## Required action
Once you reach the line that contains "A sample of parchment", retype it and each later line exactly as written, stopping only at the end of the listing.

## Listed records
┄┄┄┄┄┄
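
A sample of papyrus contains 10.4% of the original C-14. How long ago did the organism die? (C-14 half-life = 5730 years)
Age = t½ × log₂(1/ratio) = 18710 years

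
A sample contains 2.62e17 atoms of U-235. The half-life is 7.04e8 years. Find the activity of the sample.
A = λN = 2.58e8 decays/year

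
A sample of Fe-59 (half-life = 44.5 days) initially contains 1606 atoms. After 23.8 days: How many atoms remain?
N = N₀(1/2)^(t/t½) = 1109 atoms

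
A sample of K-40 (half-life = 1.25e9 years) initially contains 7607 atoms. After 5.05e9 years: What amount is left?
N = N₀(1/2)^(t/t½) = 462.4 atoms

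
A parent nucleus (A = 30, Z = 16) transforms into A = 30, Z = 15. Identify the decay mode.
ΔA = 0, ΔZ = -1 ⇒ beta-plus decay (β⁺) or electron capture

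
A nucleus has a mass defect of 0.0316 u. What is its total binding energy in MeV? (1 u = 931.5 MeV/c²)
B.E. = Δm × 931.5 = 29.44 MeV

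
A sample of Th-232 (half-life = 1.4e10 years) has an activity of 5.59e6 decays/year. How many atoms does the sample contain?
N = A/λ = 1.129e17 atoms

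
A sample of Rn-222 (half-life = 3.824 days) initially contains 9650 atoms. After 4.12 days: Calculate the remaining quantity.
N = N₀(1/2)^(t/t½) = 4573 atoms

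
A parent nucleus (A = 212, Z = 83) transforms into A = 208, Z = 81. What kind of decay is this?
ΔA = -4, ΔZ = -2 ⇒ alpha decay (α)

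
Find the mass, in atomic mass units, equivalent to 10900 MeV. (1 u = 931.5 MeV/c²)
m = E/c² = 11.7 u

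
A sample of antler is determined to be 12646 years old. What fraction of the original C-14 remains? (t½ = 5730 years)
N/N₀ = (1/2)^(t/t½) = 0.2166 = 21.7%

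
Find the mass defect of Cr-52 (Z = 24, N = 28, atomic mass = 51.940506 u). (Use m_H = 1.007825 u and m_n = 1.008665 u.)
Δm = Z·m_H + N·m_n − M = 0.4899 u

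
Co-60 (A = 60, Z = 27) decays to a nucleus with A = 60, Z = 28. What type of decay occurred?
ΔA = 0, ΔZ = +1 ⇒ beta-minus decay (β⁻)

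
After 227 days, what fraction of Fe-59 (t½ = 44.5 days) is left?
N/N₀ = (1/2)^(t/t½) = 0.02913 = 2.91%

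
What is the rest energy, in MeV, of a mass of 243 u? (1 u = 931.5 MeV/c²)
E = mc² = 2.264e5 MeV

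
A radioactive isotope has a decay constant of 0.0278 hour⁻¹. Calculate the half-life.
t½ = ln(2)/λ = 24.93 hours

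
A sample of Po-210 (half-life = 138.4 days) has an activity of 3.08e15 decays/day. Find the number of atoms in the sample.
N = A/λ = 6.15e17 atoms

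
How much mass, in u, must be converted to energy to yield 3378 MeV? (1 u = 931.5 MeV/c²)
m = E/c² = 3.626 u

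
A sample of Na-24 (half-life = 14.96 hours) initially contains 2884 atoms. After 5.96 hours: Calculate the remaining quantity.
N = N₀(1/2)^(t/t½) = 2188 atoms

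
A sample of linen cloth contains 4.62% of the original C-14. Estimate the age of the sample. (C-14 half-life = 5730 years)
Age = t½ × log₂(1/ratio) = 25420 years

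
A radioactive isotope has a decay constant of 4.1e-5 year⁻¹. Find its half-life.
t½ = ln(2)/λ = 16910 years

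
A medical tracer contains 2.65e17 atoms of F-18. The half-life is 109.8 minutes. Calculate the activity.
A = λN = 1.673e15 decays/minute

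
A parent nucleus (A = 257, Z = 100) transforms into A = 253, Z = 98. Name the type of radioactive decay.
ΔA = -4, ΔZ = -2 ⇒ alpha decay (α)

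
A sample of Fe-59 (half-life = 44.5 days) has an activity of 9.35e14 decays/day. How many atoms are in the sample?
N = A/λ = 6.003e16 atoms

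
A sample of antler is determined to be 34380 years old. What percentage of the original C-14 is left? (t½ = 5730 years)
N/N₀ = (1/2)^(t/t½) = 0.01562 = 1.56%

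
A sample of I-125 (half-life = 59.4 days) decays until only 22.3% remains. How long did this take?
t = t½ × log₂(N₀/N) = 128.6 days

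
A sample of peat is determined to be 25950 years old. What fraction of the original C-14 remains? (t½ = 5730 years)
N/N₀ = (1/2)^(t/t½) = 0.04332 = 4.33%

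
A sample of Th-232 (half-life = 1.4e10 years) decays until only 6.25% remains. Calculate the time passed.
t = t½ × log₂(N₀/N) = 5.6e10 years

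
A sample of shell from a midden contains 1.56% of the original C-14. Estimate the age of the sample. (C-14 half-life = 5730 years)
Age = t½ × log₂(1/ratio) = 34390 years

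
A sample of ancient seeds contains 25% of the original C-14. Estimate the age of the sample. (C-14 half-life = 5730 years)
Age = t½ × log₂(1/ratio) = 11460 years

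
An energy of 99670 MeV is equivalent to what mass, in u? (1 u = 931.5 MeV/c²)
m = E/c² = 107 u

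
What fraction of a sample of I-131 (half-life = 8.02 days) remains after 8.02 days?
N/N₀ = (1/2)^(t/t½) = 0.5 = 50%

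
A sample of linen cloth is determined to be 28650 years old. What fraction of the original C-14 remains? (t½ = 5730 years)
N/N₀ = (1/2)^(t/t½) = 0.03125 = 3.12%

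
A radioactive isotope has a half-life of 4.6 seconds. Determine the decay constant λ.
λ = ln(2)/t½ = 0.1507 second⁻¹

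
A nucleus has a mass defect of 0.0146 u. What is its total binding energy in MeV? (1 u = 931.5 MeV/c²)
B.E. = Δm × 931.5 = 13.6 MeV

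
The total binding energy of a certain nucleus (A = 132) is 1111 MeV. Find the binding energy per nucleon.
B.E./A = 1111/132 = 8.417 MeV/nucleon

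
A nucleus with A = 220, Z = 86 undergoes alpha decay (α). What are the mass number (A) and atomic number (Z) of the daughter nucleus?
Daughter: A = 216, Z = 84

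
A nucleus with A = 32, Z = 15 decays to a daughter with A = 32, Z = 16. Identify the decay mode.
ΔA = 0, ΔZ = +1 ⇒ beta-minus decay (β⁻)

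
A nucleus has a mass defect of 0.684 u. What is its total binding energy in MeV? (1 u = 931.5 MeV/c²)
B.E. = Δm × 931.5 = 637.1 MeV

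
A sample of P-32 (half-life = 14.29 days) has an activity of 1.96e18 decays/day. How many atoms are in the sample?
N = A/λ = 4.041e19 atoms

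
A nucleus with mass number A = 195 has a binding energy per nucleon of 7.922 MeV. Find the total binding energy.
B.E. = 7.922 × 195 = 1545 MeV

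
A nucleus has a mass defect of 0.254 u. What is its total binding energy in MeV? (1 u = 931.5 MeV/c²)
B.E. = Δm × 931.5 = 236.6 MeV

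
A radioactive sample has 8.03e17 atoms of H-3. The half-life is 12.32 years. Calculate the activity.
A = λN = 4.518e16 decays/year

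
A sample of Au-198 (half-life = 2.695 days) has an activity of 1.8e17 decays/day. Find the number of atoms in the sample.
N = A/λ = 6.999e17 atoms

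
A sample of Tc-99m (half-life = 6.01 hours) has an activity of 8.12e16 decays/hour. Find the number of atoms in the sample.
N = A/λ = 7.041e17 atoms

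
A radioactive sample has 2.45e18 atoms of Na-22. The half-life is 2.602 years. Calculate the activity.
A = λN = 6.527e17 decays/year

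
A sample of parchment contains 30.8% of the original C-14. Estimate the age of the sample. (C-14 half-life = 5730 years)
Age = t½ × log₂(1/ratio) = 9735 years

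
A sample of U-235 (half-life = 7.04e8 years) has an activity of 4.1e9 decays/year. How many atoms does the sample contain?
N = A/λ = 4.164e18 atoms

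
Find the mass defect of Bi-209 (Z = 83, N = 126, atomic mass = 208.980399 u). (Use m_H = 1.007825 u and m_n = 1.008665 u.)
Δm = Z·m_H + N·m_n − M = 1.761 u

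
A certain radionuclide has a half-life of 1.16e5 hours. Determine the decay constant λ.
λ = ln(2)/t½ = 5.975e-6 hour⁻¹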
┄┄┄┄┄┄
## Output for this task
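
A sample of parchment contains 30.8% of the original C-14. Estimate the age of the sample. (C-14 half-life = 5730 years)
Age = t½ × log₂(1/ratio) = 9735 years

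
A sample of U-235 (half-life = 7.04e8 years) has an activity of 4.1e9 decays/year. How many atoms does the sample contain?
N = A/λ = 4.164e18 atoms

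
Find the mass defect of Bi-209 (Z = 83, N = 126, atomic mass = 208.980399 u). (Use m_H = 1.007825 u and m_n = 1.008665 u.)
Δm = Z·m_H + N·m_n − M = 1.761 u

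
A certain radionuclide has a half-life of 1.16e5 hours. Determine the decay constant λ.
λ = ln(2)/t½ = 5.975e-6 hour⁻¹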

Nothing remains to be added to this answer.